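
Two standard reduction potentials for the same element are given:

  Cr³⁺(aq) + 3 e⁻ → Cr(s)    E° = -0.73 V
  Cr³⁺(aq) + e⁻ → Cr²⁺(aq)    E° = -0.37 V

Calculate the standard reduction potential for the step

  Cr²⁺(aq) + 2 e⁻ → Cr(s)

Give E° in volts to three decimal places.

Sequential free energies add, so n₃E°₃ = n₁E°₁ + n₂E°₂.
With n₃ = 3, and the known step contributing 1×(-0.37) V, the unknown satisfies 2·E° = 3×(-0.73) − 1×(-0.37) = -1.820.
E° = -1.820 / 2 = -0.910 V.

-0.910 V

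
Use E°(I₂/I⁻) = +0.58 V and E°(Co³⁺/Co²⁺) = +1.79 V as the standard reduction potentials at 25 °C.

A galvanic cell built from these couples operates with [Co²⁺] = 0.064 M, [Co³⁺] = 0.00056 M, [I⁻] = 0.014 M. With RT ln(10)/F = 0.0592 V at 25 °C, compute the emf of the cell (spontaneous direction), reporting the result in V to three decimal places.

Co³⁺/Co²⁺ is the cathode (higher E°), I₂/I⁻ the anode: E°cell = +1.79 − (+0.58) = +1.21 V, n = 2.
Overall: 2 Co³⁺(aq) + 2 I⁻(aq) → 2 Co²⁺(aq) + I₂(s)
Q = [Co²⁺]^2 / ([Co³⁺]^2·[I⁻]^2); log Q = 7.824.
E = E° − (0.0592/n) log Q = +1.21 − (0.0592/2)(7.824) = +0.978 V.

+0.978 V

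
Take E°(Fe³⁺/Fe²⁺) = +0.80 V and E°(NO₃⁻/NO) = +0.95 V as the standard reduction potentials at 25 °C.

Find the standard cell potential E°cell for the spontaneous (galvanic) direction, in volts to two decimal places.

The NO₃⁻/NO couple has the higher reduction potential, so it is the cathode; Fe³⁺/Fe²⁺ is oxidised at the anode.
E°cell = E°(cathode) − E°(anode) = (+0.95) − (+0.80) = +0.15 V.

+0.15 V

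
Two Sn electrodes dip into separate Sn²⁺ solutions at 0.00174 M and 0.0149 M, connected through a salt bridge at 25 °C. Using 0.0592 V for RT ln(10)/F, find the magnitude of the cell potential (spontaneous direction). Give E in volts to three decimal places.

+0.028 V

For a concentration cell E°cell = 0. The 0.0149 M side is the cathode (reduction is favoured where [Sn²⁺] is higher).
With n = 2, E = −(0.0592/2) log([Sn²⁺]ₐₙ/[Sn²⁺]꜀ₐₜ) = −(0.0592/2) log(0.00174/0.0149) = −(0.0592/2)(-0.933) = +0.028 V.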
--- --- ---
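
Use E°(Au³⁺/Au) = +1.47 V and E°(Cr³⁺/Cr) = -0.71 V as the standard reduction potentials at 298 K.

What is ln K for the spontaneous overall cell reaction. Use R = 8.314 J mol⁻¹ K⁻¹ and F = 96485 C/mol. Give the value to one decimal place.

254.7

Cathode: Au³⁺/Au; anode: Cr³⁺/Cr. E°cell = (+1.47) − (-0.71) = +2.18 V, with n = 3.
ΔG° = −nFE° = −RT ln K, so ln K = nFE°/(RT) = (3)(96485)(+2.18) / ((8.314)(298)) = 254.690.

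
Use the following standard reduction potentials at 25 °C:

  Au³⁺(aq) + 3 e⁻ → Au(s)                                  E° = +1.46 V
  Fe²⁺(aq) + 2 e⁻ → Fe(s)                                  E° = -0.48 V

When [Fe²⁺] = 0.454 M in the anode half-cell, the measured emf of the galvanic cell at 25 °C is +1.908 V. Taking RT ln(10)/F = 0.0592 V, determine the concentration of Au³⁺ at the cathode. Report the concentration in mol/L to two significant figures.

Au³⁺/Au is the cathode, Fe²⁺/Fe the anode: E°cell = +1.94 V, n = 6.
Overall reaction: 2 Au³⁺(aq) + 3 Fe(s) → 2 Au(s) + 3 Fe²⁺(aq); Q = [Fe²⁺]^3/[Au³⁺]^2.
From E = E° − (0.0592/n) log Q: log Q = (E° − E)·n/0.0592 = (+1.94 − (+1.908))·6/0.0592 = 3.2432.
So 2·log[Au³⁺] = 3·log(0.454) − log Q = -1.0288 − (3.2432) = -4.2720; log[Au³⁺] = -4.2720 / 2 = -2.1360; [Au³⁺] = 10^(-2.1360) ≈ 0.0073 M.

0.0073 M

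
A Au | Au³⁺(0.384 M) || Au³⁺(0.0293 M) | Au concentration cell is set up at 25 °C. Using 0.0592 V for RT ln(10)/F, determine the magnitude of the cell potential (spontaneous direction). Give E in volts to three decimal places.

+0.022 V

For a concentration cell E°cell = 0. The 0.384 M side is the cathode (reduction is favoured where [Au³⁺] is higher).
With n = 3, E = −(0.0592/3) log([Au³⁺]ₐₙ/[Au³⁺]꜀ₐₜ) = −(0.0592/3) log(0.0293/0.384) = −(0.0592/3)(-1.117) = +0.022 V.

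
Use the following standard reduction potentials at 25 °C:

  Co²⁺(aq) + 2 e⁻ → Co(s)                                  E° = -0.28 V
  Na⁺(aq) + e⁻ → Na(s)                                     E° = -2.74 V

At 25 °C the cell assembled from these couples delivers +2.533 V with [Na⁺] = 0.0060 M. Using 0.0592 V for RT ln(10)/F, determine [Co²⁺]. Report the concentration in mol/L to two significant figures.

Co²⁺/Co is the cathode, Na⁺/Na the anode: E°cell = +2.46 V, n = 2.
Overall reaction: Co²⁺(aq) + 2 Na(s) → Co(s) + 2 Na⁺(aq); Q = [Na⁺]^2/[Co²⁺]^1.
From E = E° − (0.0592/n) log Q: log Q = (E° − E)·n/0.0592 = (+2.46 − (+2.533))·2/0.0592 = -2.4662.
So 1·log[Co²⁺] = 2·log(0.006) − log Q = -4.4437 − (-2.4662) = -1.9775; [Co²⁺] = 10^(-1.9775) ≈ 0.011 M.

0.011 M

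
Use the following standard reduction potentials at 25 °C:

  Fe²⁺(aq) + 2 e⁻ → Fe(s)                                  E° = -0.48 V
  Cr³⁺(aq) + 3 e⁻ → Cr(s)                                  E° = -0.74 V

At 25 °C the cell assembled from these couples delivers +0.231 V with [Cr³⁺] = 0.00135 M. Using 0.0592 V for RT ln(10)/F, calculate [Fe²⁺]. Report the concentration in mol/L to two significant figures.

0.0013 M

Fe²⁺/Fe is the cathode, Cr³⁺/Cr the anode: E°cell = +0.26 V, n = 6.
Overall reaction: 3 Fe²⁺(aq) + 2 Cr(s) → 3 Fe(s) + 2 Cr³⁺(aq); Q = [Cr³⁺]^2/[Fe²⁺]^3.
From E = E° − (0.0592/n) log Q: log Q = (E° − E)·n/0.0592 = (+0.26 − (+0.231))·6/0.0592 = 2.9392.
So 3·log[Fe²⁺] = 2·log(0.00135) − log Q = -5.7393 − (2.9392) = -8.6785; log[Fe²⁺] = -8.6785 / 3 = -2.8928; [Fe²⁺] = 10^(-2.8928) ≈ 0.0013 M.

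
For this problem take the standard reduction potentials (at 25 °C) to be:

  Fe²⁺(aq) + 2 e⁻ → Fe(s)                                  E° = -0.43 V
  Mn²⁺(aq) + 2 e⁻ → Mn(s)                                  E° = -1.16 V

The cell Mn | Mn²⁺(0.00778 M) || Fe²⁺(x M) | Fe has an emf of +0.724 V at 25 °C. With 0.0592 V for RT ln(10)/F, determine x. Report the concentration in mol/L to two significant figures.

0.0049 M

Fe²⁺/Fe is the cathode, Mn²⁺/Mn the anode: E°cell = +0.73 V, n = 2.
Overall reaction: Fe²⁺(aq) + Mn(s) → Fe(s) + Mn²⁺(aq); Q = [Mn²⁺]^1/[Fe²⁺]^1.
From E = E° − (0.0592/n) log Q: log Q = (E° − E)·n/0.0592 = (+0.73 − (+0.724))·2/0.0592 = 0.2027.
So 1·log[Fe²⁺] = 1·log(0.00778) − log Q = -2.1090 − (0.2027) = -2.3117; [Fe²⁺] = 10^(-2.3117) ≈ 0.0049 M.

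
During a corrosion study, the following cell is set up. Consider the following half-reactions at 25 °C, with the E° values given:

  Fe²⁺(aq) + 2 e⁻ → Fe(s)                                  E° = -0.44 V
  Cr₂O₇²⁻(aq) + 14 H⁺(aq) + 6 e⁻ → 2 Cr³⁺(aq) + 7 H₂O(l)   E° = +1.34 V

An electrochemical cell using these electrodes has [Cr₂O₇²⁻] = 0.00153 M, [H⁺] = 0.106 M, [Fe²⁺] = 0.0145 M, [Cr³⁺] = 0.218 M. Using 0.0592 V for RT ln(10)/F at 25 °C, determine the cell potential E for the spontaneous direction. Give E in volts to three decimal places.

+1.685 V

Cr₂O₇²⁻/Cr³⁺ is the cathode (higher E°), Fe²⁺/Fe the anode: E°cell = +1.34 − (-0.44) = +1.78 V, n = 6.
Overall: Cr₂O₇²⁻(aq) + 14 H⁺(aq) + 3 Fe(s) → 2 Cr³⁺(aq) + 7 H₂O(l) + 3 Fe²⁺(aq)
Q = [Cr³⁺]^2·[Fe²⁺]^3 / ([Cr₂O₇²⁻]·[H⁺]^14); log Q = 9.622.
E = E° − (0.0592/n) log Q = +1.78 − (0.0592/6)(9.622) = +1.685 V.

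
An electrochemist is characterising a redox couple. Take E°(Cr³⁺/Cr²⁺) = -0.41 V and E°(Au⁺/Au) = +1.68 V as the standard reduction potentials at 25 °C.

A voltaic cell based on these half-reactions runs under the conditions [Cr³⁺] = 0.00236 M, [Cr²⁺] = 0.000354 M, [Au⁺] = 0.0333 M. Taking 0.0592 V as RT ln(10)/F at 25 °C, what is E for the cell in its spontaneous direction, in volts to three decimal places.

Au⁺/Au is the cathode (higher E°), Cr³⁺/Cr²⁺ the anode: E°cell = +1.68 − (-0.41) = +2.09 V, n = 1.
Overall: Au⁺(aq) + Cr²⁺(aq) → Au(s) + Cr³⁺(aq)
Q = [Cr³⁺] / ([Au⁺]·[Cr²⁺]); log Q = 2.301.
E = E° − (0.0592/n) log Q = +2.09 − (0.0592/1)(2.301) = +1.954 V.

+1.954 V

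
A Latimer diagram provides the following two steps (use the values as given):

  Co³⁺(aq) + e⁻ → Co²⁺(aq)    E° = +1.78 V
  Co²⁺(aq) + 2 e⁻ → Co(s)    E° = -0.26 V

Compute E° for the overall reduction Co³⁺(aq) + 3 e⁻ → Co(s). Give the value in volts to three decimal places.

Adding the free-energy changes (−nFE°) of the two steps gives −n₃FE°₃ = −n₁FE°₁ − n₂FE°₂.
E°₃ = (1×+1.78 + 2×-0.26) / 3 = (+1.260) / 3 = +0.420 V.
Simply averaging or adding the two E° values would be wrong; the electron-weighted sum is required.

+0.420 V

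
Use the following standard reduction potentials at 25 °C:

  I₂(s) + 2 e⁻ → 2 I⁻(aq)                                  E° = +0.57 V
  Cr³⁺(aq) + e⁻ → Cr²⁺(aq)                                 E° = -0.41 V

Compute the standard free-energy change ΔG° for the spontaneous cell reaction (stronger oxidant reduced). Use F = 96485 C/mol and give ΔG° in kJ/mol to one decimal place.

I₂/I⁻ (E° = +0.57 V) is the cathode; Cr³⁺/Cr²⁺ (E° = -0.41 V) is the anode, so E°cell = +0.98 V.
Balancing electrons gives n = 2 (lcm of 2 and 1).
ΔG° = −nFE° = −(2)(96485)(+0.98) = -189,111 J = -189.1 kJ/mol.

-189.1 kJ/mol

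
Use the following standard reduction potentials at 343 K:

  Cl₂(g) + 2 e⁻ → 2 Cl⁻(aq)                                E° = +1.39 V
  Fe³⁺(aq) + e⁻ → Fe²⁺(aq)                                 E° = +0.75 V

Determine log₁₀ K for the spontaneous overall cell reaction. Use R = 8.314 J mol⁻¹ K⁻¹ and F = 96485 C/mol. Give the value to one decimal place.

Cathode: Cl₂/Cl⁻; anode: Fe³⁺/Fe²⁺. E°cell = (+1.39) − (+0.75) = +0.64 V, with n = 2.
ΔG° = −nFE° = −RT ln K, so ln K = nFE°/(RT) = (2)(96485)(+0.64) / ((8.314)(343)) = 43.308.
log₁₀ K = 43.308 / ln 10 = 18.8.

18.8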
--- --- ---
_EXERCISE DESCRIPTION_:
Report each line above that includes the string "given".

_PROBLEM SOLUTION_:
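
Two standard reduction potentials for the same element are given:
During a corrosion study, the following cell is set up. Consider the following half-reactions at 25 °C, with the E° values given:
A Latimer diagram provides the following two steps (use the values as given):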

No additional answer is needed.